Pick every line with "reduction" from the material below.
-------- Record set --------
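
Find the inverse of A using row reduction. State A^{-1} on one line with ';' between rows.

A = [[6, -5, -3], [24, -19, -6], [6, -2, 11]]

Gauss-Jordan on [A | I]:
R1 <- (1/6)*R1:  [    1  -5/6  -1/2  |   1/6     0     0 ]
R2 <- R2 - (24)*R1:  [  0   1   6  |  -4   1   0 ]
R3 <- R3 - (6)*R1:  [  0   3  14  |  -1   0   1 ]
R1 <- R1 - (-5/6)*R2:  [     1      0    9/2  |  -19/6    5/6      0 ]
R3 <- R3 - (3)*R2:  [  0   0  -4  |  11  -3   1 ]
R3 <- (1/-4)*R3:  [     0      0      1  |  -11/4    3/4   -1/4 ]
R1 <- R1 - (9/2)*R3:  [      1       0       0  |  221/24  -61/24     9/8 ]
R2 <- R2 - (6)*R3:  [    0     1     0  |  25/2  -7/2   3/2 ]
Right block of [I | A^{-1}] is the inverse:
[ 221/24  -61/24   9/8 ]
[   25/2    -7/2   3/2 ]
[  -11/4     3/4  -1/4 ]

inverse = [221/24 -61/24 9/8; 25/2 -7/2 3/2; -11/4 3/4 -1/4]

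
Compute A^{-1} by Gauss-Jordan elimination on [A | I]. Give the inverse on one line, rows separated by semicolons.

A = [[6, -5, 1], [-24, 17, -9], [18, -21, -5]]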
--------
-------- Record set --------
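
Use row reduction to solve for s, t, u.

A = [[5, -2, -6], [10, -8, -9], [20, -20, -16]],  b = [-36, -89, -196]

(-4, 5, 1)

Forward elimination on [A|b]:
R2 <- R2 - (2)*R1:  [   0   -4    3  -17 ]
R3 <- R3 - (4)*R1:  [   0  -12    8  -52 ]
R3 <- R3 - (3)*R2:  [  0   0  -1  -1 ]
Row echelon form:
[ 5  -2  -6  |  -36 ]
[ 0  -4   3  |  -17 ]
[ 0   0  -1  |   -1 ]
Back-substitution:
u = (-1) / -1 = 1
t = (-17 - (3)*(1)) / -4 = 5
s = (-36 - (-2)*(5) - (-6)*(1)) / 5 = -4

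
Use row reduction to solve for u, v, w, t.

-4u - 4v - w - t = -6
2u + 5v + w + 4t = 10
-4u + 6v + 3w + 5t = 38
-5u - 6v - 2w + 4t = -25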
--------
-------- Record set --------
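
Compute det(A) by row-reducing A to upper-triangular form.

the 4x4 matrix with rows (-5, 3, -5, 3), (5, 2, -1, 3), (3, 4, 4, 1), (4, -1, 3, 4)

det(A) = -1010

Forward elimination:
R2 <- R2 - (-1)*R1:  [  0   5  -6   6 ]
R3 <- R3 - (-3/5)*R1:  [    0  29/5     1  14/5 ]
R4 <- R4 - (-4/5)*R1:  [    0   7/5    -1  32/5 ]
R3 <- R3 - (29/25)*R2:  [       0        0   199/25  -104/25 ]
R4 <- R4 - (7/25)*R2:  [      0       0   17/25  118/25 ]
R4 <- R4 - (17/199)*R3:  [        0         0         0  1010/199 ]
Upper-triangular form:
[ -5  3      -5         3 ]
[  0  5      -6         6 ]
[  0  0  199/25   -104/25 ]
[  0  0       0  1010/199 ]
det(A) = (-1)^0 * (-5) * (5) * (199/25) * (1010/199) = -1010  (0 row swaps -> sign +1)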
--------
**Written solution**.
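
Find the inverse of A using row reduction. State A^{-1} on one line with ';' between rows.
Use row reduction to solve for s, t, u.
Use row reduction to solve for u, v, w, t.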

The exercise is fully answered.